## Problem details
For each line below that contains the word "double", return that line.

Dataset entries
○ ○ ○ ○

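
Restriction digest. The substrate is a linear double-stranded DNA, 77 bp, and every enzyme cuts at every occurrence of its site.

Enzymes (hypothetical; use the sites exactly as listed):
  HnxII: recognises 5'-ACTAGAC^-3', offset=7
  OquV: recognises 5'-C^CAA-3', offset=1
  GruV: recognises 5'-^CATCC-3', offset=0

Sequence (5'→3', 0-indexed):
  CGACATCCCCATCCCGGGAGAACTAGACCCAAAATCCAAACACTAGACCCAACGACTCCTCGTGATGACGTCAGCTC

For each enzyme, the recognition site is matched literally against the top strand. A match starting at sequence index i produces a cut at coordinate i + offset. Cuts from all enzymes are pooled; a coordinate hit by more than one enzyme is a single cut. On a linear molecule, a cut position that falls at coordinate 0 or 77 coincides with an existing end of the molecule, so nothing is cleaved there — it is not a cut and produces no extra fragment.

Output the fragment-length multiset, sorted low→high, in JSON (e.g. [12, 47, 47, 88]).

Scan for sites:
  HnxII (ACTAGAC, off=7): starts [21, 41] → cuts [28, 48]
  OquV (CCAA, off=1): starts [28, 35, 48] → cuts [29, 36, 49]
  GruV (CATCC, off=0): starts [3, 9] → cuts [3, 9]

All cut coordinates (distinct, sorted): [3, 9, 28, 29, 36, 48, 49]

Fragment lengths:
  [0,3): 3 bp
  [3,9): 6 bp
  [9,28): 19 bp
  [28,29): 1 bp
  [29,36): 7 bp
  [36,48): 12 bp
  [48,49): 1 bp
  [49,77): 28 bp

[1,1,3,6,7,12,19,28]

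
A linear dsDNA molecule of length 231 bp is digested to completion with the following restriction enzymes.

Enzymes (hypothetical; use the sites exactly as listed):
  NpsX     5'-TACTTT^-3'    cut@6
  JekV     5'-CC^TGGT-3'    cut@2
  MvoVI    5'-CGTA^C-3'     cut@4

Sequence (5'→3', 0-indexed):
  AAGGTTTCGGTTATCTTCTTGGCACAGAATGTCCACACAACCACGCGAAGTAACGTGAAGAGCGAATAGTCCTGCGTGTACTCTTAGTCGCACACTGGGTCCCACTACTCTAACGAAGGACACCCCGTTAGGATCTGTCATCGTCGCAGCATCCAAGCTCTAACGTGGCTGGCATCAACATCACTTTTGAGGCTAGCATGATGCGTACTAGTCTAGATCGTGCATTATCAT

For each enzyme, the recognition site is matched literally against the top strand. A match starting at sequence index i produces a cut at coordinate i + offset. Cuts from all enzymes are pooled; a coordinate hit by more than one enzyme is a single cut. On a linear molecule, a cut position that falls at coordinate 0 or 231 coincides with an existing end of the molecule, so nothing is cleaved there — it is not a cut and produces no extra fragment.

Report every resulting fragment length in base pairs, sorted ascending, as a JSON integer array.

Scan for sites:
  NpsX (TACTTT, off=6): no sites
  JekV (CCTGGT, off=2): no sites
  MvoVI CGTAC/4: at [203] ⇒ [207]

All cut coordinates (distinct, sorted): [207]

Fragments:
  [0,207): 207 bp
  [207,231): 24 bp

[24,207]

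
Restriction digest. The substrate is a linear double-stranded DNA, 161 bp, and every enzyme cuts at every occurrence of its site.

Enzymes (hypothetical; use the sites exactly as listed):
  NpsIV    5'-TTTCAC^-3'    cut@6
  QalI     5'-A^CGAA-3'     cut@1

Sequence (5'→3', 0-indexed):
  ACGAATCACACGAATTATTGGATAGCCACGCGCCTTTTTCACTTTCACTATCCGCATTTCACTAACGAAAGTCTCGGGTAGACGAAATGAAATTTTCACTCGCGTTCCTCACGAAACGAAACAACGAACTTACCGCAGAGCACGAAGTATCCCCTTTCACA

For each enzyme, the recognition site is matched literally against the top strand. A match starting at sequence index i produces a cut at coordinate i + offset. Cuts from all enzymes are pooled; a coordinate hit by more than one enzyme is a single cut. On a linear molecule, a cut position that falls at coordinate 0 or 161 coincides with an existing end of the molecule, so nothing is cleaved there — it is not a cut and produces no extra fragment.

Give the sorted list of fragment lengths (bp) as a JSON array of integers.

[1,1,3,5,6,8,9,12,14,17,17,18,18,32]

Site scan:
  NpsIV (TTTCAC, off=6): starts [36, 42, 56, 93, 154] → cuts [42, 48, 62, 99, 160]
  QalI (ACGAA, off=1): starts [0, 9, 64, 81, 110, 115, 123, 141] → cuts [1, 10, 65, 82, 111, 116, 124, 142]

All cut coordinates (distinct, sorted): [1, 10, 42, 48, 62, 65, 82, 99, 111, 116, 124, 142, 160]

Fragments:
  [0,1): 1 bp
  [1,10): 9 bp
  [10,42): 32 bp
  [42,48): 6 bp
  [48,62): 14 bp
  [62,65): 3 bp
  [65,82): 17 bp
  [82,99): 17 bp
  [99,111): 12 bp
  [111,116): 5 bp
  [116,124): 8 bp
  [124,142): 18 bp
  [142,160): 18 bp
  [160,161): 1 bp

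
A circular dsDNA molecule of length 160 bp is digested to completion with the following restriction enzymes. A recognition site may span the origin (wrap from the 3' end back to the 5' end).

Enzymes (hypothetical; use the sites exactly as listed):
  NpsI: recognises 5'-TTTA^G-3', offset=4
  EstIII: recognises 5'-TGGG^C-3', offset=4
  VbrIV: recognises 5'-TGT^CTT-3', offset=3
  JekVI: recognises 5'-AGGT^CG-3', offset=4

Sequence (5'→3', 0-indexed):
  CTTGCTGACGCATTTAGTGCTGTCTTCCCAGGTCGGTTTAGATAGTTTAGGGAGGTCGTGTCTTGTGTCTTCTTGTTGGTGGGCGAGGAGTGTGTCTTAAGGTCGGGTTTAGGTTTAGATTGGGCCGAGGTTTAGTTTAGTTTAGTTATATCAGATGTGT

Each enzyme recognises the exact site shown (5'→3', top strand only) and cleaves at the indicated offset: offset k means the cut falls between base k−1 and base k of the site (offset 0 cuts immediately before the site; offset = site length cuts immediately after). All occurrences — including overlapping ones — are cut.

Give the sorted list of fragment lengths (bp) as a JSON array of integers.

[5,5,5,6,7,7,7,7,7,8,8,9,10,10,12,15,16,16]

Site scan:
  NpsI TTTAG/4: at [12, 36, 45, 107, 113, 130, 135, 140] ⇒ [16, 40, 49, 111, 117, 134, 139, 144]
  EstIII TGGGC/4: at [79, 120] ⇒ [83, 124]
  VbrIV TGTCTT/3: at [20, 58, 65, 92, 157] ⇒ [0, 23, 61, 68, 95]
  JekVI AGGTCG/4: at [29, 52, 99] ⇒ [33, 56, 103]

Pooled cuts: [0, 16, 23, 33, 40, 49, 56, 61, 68, 83, 95, 103, 111, 117, 124, 134, 139, 144]

Fragment lengths:
  0→16: 16 bp
  16→23: 7 bp
  23→33: 10 bp
  33→40: 7 bp
  40→49: 9 bp
  49→56: 7 bp
  56→61: 5 bp
  61→68: 7 bp
  68→83: 15 bp
  83→95: 12 bp
  95→103: 8 bp
  103→111: 8 bp
  111→117: 6 bp
  117→124: 7 bp
  124→134: 10 bp
  134→139: 5 bp
  139→144: 5 bp
  144→0 (wrap): 160-144+0 = 16 bp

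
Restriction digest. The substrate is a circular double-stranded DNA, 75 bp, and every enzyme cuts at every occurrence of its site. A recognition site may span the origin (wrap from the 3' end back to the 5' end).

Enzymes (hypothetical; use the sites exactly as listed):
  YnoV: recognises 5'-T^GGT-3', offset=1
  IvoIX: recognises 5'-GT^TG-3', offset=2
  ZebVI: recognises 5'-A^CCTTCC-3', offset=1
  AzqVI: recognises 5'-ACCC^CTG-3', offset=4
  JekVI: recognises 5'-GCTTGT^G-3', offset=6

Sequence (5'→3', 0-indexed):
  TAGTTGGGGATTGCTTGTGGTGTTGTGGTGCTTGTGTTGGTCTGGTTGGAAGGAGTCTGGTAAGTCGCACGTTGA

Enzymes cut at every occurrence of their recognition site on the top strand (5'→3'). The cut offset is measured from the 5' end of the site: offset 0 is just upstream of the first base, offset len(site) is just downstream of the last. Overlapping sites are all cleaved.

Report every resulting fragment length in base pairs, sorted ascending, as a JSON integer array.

Site scan:
  YnoV TGGT/1: at [17, 25, 37, 42, 57] ⇒ [18, 26, 38, 43, 58]
  IvoIX GTTG/2: at [2, 21, 35, 44, 70] ⇒ [4, 23, 37, 46, 72]
  ZebVI (ACCTTCC, off=1): no sites
  AzqVI (ACCCCTG, off=4): no sites
  JekVI GCTTGTG/6: at [12, 29] ⇒ [18, 35]

Pooled cuts: [4, 18, 23, 26, 35, 37, 38, 43, 46, 58, 72]

Fragments:
  4→18: 14 bp
  18→23: 5 bp
  23→26: 3 bp
  26→35: 9 bp
  35→37: 2 bp
  37→38: 1 bp
  38→43: 5 bp
  43→46: 3 bp
  46→58: 12 bp
  58→72: 14 bp
  72→4 (wrap): 75-72+4 = 7 bp

[1,2,3,3,5,5,7,9,12,14,14]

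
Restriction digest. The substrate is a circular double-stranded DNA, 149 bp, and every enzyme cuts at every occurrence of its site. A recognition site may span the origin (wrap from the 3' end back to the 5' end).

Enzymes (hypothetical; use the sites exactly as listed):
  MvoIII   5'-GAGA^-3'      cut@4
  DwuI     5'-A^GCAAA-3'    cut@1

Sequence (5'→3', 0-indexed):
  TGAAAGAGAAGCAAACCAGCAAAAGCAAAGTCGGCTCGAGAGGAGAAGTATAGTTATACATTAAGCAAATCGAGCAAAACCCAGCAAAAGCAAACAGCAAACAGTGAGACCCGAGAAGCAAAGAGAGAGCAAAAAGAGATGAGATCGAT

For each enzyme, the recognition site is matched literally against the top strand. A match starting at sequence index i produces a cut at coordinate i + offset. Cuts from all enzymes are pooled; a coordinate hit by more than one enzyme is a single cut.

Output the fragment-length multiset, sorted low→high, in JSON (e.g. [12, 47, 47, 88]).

[1,1,2,5,5,6,6,7,7,8,9,9,10,11,13,14,17,18]

Per-enzyme occurrences:
  MvoIII GAGA/4: at [5, 37, 42, 105, 112, 122, 124, 135, 140] ⇒ [9, 41, 46, 109, 116, 126, 128, 139, 144]
  DwuI AGCAAA/1: at [9, 17, 23, 63, 72, 82, 88, 95, 116, 127] ⇒ [10, 18, 24, 64, 73, 83, 89, 96, 117, 128]

Pooled cuts: [9, 10, 18, 24, 41, 46, 64, 73, 83, 89, 96, 109, 116, 117, 126, 128, 139, 144]

Fragment lengths:
  9→10: 1 bp
  10→18: 8 bp
  18→24: 6 bp
  24→41: 17 bp
  41→46: 5 bp
  46→64: 18 bp
  64→73: 9 bp
  73→83: 10 bp
  83→89: 6 bp
  89→96: 7 bp
  96→109: 13 bp
  109→116: 7 bp
  116→117: 1 bp
  117→126: 9 bp
  126→128: 2 bp
  128→139: 11 bp
  139→144: 5 bp
  144→9 (wrap): 149-144+9 = 14 bp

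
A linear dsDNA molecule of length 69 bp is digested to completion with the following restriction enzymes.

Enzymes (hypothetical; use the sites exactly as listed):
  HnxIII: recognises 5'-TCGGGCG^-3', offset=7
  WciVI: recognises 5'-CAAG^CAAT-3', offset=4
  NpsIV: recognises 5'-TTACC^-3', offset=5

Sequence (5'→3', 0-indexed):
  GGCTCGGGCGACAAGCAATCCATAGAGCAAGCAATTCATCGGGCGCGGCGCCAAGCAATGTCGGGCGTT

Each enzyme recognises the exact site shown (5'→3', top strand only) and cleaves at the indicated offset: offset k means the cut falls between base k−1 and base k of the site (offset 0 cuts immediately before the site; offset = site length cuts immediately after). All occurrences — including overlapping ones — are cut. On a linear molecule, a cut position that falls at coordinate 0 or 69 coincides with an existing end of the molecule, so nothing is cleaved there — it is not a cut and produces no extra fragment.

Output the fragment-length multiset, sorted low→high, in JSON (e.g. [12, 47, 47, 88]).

Site scan:
  HnxIII TCGGGCG/7: at [3, 38, 60] ⇒ [10, 45, 67]
  WciVI CAAGCAAT/4: at [11, 27, 51] ⇒ [15, 31, 55]
  NpsIV (TTACC, off=5): no sites

All cut coordinates (distinct, sorted): [10, 15, 31, 45, 55, 67]

Fragment lengths:
  [0,10): 10 bp
  [10,15): 5 bp
  [15,31): 16 bp
  [31,45): 14 bp
  [45,55): 10 bp
  [55,67): 12 bp
  [67,69): 2 bp

[2,5,10,10,12,14,16]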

○ ○ ○ ○

## Finished exercise
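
Restriction digest. The substrate is a linear double-stranded DNA, 77 bp, and every enzyme cuts at every occurrence of its site.
Restriction digest. The substrate is a linear double-stranded DNA, 161 bp, and every enzyme cuts at every occurrence of its site.
Restriction digest. The substrate is a circular double-stranded DNA, 75 bp, and every enzyme cuts at every occurrence of its site. A recognition site may span the origin (wrap from the 3' end back to the 5' end).
Restriction digest. The substrate is a circular double-stranded DNA, 149 bp, and every enzyme cuts at every occurrence of its site. A recognition site may span the origin (wrap from the 3' end back to the 5' end).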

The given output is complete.